**DIRECTIONS FOR THIS TASK**
Filter the material below down to the lines with the word "maize" and give those lines.

**DATA UNDER STUDY**
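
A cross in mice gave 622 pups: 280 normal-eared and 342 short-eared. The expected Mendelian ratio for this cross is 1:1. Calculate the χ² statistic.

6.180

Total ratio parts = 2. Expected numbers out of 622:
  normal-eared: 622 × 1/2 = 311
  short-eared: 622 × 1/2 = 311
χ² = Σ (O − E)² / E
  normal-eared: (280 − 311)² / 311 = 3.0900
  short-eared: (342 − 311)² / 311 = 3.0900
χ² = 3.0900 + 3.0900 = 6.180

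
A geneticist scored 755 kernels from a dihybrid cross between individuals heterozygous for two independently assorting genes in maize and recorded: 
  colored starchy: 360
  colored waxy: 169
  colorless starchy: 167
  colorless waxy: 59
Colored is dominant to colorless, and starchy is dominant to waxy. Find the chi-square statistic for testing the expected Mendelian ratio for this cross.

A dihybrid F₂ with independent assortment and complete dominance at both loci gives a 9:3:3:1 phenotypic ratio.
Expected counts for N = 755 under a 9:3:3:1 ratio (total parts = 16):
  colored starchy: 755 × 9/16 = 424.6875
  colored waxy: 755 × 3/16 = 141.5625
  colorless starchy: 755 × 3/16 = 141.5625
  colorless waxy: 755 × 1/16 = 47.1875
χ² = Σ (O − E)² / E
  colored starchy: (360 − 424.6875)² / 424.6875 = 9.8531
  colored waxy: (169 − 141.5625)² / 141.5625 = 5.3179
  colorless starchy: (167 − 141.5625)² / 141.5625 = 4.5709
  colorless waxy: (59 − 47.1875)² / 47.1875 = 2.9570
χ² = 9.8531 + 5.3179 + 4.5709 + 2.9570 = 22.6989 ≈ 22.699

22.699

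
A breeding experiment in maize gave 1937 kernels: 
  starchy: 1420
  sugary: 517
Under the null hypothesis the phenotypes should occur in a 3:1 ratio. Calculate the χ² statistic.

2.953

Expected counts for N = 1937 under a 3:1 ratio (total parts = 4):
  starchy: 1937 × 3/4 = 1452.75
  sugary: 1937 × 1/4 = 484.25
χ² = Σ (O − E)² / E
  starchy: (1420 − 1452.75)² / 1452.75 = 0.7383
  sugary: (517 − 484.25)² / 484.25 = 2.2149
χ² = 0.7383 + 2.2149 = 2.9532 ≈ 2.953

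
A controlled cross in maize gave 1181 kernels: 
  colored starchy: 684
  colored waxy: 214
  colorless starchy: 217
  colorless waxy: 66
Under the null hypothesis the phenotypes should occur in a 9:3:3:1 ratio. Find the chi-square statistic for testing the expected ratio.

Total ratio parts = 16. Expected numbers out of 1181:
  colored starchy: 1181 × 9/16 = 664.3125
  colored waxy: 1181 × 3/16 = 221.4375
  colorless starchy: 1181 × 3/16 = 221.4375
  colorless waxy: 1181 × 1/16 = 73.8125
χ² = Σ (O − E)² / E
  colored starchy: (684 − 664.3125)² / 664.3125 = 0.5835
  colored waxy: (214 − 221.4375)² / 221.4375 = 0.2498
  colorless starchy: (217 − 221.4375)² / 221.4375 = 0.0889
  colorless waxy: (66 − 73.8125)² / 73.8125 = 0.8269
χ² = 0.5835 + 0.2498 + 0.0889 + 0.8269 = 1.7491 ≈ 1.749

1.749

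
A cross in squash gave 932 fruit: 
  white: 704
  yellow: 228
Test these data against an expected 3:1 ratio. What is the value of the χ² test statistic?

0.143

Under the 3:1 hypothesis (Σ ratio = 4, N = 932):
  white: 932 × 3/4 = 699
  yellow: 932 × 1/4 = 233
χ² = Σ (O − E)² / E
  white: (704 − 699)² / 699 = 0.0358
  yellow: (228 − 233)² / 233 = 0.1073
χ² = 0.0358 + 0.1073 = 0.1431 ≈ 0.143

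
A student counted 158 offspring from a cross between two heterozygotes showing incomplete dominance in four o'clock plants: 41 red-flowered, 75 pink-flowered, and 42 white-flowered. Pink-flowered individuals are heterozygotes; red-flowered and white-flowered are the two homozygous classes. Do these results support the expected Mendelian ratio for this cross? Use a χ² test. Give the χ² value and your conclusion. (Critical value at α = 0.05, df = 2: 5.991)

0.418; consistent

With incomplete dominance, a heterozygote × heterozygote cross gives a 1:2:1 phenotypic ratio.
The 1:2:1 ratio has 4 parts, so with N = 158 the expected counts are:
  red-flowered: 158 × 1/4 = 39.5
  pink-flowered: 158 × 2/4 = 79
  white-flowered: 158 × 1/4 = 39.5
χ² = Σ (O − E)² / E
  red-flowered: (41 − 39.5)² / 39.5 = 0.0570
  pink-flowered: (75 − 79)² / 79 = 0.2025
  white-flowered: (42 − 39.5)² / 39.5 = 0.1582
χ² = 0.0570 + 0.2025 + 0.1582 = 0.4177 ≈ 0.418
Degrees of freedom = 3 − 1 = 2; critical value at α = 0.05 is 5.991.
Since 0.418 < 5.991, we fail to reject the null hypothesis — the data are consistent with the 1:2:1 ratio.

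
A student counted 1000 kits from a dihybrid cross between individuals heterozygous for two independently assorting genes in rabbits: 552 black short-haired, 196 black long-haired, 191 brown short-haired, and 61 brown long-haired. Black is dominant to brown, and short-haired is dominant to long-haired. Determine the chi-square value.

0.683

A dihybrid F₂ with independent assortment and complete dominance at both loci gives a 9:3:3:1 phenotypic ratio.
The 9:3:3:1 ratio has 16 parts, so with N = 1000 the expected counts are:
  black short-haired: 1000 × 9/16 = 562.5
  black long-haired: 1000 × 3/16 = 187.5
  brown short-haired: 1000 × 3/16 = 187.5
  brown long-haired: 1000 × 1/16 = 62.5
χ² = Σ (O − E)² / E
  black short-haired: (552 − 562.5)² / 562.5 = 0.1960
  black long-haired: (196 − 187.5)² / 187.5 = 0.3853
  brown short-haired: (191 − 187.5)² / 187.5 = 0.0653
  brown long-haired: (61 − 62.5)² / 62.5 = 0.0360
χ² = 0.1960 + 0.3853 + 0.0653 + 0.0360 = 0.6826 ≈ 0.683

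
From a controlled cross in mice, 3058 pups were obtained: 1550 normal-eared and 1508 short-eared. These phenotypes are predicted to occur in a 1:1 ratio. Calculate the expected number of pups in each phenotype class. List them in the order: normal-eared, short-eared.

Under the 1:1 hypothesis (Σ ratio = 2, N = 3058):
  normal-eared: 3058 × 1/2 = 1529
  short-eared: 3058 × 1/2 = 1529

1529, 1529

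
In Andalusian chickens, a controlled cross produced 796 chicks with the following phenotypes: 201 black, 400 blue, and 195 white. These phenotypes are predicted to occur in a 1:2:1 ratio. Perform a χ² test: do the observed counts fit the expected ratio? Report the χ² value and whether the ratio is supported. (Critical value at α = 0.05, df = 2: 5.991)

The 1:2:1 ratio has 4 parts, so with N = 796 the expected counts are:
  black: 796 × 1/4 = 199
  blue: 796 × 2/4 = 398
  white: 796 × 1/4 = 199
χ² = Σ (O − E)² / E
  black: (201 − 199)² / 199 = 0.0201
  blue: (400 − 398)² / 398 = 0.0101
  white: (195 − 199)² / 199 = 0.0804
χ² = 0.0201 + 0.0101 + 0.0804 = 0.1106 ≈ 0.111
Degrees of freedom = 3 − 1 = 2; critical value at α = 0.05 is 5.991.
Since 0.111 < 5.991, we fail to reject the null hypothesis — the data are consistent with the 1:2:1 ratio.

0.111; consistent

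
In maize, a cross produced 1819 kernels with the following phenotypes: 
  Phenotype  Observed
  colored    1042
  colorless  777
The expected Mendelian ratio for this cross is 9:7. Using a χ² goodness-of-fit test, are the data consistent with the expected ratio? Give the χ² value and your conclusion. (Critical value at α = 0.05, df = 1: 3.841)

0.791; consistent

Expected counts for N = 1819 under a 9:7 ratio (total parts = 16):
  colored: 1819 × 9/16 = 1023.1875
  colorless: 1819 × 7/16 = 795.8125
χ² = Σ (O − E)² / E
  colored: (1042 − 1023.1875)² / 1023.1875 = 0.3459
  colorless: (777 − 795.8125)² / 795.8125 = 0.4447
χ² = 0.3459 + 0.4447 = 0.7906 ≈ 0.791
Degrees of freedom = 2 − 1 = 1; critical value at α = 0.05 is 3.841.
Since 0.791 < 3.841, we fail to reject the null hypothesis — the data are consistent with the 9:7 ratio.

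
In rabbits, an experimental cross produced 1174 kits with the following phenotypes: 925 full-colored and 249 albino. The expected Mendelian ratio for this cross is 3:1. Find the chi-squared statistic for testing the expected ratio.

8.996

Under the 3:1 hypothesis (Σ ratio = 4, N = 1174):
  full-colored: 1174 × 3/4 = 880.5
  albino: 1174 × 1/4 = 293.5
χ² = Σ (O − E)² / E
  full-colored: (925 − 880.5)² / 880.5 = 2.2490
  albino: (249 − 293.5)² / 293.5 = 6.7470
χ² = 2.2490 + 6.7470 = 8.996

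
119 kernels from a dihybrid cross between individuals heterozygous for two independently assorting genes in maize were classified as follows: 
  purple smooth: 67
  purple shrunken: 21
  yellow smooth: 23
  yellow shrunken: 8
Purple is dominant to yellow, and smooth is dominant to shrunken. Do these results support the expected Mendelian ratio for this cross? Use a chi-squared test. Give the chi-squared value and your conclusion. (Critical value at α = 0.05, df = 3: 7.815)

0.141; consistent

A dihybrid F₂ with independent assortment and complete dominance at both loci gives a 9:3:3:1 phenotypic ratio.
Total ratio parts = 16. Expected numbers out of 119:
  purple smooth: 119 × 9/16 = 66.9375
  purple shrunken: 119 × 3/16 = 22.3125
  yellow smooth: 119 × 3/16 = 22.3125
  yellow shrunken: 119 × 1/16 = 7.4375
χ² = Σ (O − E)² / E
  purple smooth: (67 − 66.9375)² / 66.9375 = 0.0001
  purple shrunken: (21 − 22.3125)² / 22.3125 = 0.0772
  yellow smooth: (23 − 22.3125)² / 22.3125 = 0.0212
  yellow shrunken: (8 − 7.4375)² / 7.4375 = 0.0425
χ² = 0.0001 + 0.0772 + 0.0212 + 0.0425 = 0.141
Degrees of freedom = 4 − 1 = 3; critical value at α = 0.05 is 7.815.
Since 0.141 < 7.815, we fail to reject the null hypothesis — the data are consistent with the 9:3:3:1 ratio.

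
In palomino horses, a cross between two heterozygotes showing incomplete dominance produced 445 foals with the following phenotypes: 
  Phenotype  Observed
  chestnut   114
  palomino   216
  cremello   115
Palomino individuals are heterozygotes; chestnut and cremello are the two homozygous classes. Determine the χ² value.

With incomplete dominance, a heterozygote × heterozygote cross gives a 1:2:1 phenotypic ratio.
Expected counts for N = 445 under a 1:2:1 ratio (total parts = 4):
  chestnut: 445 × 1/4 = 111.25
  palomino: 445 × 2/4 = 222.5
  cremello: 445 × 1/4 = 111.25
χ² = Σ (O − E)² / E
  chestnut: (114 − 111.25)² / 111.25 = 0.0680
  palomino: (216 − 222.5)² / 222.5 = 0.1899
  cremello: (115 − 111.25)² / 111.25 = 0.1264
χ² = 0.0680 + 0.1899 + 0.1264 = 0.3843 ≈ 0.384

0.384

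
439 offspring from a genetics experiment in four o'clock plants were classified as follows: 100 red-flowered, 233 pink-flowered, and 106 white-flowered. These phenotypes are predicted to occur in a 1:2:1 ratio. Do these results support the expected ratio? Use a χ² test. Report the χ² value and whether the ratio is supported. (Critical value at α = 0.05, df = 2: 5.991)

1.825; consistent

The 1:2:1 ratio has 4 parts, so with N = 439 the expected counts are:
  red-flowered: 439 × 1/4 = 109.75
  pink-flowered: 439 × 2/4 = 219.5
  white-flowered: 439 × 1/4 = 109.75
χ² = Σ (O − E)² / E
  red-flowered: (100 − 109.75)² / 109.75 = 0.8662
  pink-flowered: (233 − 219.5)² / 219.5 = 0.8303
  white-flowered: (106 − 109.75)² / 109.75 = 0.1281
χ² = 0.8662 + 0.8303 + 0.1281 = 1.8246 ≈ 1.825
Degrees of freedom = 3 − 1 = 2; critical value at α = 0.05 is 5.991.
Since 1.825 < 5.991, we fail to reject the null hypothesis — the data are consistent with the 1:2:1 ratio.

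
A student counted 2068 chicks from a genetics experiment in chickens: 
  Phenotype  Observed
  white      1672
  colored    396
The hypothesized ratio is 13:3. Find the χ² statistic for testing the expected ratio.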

**SOLUTION TO THIS TASK**
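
A geneticist scored 755 kernels from a dihybrid cross between individuals heterozygous for two independently assorting genes in maize and recorded: 
A breeding experiment in maize gave 1937 kernels: 
A controlled cross in maize gave 1181 kernels: 
In maize, a cross produced 1819 kernels with the following phenotypes: 
119 kernels from a dihybrid cross between individuals heterozygous for two independently assorting genes in maize were classified as follows: 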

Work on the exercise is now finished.